▸ Work to be completed: Look through the listing below and write out exactly the lines from the line with "tick 2: P2 (value=7)" to the line with "How many packets", both included, and no others.

+--

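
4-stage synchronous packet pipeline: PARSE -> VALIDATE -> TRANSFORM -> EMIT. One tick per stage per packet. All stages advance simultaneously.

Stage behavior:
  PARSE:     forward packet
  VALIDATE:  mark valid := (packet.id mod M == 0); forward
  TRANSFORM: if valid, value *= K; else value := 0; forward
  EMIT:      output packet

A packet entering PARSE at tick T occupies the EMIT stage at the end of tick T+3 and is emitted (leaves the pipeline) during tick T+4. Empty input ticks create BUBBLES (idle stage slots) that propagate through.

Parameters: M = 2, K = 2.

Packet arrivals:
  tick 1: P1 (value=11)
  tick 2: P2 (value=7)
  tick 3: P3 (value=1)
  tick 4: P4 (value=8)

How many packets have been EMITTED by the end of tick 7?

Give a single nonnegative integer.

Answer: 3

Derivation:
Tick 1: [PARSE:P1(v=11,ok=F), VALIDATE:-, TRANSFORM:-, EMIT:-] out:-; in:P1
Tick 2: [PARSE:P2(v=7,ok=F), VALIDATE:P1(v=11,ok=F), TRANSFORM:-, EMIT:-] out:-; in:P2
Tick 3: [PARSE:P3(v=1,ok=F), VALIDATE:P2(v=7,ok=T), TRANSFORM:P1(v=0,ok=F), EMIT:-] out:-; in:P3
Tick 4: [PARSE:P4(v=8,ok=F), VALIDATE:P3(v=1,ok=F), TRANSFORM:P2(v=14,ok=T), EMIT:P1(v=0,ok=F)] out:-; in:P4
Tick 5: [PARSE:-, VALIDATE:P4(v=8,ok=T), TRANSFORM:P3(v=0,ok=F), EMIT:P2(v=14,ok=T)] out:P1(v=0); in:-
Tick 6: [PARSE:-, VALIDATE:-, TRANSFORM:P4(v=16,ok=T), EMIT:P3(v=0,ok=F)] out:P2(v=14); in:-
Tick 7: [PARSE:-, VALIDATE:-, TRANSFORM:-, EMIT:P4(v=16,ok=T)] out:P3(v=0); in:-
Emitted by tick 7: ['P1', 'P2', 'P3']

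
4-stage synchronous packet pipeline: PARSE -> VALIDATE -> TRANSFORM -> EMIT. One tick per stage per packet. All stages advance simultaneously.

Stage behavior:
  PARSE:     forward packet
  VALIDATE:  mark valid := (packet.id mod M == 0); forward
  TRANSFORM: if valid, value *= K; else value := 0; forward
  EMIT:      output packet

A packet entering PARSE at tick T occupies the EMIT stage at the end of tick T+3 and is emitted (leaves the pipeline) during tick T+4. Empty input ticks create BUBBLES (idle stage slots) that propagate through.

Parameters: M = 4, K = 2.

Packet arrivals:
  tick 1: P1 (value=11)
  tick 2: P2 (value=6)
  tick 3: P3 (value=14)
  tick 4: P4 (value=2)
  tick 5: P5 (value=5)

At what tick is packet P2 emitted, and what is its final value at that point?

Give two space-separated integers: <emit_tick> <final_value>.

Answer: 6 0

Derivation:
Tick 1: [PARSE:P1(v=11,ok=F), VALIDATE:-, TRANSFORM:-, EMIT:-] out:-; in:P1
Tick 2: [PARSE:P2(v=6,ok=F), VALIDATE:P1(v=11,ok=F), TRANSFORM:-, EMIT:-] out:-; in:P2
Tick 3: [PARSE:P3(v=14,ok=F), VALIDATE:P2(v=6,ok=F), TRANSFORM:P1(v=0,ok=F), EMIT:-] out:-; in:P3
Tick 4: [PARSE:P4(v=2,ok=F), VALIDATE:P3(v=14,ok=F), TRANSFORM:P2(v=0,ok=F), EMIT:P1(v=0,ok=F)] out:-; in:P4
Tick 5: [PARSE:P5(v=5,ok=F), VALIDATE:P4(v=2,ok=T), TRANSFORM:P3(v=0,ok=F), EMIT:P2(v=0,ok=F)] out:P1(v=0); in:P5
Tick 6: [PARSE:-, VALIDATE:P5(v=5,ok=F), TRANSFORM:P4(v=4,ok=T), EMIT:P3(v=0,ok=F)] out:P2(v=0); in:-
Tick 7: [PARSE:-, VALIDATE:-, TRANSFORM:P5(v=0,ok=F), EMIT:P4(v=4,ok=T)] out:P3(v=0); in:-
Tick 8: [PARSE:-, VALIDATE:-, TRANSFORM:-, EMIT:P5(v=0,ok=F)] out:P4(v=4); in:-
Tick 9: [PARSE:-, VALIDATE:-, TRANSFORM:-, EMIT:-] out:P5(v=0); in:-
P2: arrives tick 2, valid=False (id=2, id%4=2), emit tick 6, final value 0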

+--

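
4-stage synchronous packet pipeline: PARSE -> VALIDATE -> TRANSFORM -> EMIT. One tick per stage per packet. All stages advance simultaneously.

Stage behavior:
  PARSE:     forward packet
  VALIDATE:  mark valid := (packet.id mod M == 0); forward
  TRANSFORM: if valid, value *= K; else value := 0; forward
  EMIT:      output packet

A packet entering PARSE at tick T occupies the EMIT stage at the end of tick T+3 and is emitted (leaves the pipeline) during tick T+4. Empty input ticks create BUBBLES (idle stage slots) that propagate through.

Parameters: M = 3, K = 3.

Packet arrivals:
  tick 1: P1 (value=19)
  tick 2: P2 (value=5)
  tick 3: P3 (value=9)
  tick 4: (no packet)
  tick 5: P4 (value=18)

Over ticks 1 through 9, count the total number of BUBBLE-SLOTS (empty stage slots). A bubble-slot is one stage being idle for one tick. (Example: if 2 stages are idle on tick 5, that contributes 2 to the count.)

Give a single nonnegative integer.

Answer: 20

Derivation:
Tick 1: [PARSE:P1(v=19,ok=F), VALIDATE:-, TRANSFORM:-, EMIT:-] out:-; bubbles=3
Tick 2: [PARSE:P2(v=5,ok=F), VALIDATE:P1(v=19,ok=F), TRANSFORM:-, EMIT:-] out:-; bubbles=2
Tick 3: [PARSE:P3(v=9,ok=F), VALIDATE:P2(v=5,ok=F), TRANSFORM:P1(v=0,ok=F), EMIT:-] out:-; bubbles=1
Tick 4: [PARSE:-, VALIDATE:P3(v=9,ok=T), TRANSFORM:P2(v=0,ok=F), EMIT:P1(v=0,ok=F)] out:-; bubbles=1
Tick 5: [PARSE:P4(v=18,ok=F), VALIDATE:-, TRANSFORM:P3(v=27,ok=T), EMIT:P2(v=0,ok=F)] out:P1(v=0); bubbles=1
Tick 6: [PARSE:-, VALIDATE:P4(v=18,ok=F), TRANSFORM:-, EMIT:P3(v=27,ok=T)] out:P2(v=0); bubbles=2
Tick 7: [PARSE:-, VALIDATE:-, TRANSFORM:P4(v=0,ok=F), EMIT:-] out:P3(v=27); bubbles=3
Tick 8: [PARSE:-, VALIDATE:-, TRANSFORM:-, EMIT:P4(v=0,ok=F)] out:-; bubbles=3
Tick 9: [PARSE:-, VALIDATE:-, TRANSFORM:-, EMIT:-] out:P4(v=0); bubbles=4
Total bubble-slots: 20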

+--

▸ Solution to this exercise:
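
  tick 2: P2 (value=7)
  tick 3: P3 (value=1)
  tick 4: P4 (value=8)

How many packets have been EMITTED by the end of tick 7?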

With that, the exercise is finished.